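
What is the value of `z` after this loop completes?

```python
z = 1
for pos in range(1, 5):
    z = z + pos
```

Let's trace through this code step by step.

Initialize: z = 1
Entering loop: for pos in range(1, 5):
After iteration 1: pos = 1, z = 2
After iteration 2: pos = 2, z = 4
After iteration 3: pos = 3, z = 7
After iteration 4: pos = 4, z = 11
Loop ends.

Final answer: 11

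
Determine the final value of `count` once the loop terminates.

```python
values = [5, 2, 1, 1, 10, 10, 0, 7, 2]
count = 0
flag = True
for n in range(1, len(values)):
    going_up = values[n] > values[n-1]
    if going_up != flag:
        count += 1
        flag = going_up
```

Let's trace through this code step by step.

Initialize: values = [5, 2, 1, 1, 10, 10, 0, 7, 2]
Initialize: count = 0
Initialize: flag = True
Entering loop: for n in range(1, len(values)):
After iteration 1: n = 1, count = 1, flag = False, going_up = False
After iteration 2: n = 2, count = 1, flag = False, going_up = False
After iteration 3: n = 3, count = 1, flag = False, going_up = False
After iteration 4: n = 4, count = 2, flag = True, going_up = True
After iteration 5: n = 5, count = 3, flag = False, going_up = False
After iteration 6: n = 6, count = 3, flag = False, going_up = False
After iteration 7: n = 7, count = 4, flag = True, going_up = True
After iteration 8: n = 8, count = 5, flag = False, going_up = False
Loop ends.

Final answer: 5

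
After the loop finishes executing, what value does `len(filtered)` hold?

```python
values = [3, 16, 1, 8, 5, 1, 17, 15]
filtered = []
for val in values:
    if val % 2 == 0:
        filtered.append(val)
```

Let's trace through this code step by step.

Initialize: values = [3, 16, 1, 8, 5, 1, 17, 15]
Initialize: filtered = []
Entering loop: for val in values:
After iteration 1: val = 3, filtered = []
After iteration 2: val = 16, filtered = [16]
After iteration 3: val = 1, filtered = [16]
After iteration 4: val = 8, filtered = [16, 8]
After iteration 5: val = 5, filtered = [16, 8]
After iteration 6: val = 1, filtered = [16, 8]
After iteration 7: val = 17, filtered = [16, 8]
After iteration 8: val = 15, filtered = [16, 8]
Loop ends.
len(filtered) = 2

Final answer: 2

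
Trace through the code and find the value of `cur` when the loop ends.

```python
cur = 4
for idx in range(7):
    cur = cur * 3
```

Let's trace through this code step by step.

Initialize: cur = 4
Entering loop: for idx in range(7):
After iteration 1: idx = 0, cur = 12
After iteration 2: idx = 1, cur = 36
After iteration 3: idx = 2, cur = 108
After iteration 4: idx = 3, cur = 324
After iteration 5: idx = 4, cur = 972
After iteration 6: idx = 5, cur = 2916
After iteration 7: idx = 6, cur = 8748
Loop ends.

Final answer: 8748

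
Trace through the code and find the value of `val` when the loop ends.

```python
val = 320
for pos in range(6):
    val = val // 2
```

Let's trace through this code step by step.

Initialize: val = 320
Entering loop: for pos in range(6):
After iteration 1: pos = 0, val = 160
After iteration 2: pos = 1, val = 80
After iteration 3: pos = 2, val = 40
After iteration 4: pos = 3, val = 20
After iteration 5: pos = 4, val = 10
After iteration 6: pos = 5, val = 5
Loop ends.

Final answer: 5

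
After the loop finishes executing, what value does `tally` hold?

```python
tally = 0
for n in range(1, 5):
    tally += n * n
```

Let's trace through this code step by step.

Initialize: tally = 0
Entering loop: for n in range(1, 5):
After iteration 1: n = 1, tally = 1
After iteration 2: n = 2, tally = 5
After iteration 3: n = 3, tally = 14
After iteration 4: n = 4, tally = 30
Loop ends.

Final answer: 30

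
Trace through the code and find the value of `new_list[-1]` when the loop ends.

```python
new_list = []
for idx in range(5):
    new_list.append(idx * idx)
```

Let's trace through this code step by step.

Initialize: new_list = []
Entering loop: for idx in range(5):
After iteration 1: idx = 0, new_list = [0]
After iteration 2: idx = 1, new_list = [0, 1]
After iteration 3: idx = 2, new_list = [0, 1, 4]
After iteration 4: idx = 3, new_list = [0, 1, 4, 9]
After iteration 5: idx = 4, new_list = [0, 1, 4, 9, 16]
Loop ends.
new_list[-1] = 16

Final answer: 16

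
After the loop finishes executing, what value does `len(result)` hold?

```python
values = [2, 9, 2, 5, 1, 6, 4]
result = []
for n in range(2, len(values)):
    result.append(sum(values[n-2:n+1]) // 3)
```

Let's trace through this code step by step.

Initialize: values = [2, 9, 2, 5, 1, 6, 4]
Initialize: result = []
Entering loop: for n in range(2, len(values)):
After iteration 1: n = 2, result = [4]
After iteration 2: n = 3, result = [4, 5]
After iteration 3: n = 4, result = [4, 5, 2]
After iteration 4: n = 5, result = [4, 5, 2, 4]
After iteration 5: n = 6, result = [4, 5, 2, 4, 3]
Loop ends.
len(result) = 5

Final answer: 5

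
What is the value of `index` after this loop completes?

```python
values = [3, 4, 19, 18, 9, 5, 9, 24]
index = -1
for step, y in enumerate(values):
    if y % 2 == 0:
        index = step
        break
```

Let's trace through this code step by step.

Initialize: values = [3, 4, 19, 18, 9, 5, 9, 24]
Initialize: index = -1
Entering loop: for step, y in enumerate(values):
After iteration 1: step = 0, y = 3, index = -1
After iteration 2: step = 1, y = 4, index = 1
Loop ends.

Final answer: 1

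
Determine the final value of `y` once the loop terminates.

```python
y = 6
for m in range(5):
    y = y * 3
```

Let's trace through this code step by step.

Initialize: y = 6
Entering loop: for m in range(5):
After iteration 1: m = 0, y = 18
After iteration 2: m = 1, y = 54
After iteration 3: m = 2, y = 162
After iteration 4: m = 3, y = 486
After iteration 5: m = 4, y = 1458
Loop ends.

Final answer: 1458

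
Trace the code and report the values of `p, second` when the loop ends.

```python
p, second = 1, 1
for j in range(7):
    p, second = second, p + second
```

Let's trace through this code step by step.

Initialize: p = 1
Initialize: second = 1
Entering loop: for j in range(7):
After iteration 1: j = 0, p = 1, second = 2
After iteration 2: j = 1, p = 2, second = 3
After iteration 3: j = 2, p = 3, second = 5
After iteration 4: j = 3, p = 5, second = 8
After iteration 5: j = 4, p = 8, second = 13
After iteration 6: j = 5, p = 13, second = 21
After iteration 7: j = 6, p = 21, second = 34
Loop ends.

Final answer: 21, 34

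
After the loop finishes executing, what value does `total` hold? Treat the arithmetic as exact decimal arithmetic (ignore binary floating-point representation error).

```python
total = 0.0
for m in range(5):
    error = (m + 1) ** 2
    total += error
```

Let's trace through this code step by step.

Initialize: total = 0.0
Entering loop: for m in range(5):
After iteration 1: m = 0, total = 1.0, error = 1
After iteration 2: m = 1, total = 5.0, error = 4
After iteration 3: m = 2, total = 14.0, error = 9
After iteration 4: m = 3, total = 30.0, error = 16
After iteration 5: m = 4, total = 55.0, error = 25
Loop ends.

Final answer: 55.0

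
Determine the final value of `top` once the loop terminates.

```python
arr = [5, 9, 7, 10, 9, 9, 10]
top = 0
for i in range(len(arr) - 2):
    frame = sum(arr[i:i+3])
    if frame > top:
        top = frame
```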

# # #

Every line above with the word "find" is to be copied out.

■ ANSWER FOR THIS EXERCISE ■
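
Trace through the code and find the value of `cur` when the loop ends.
Trace through the code and find the value of `val` when the loop ends.
Trace through the code and find the value of `new_list[-1]` when the loop ends.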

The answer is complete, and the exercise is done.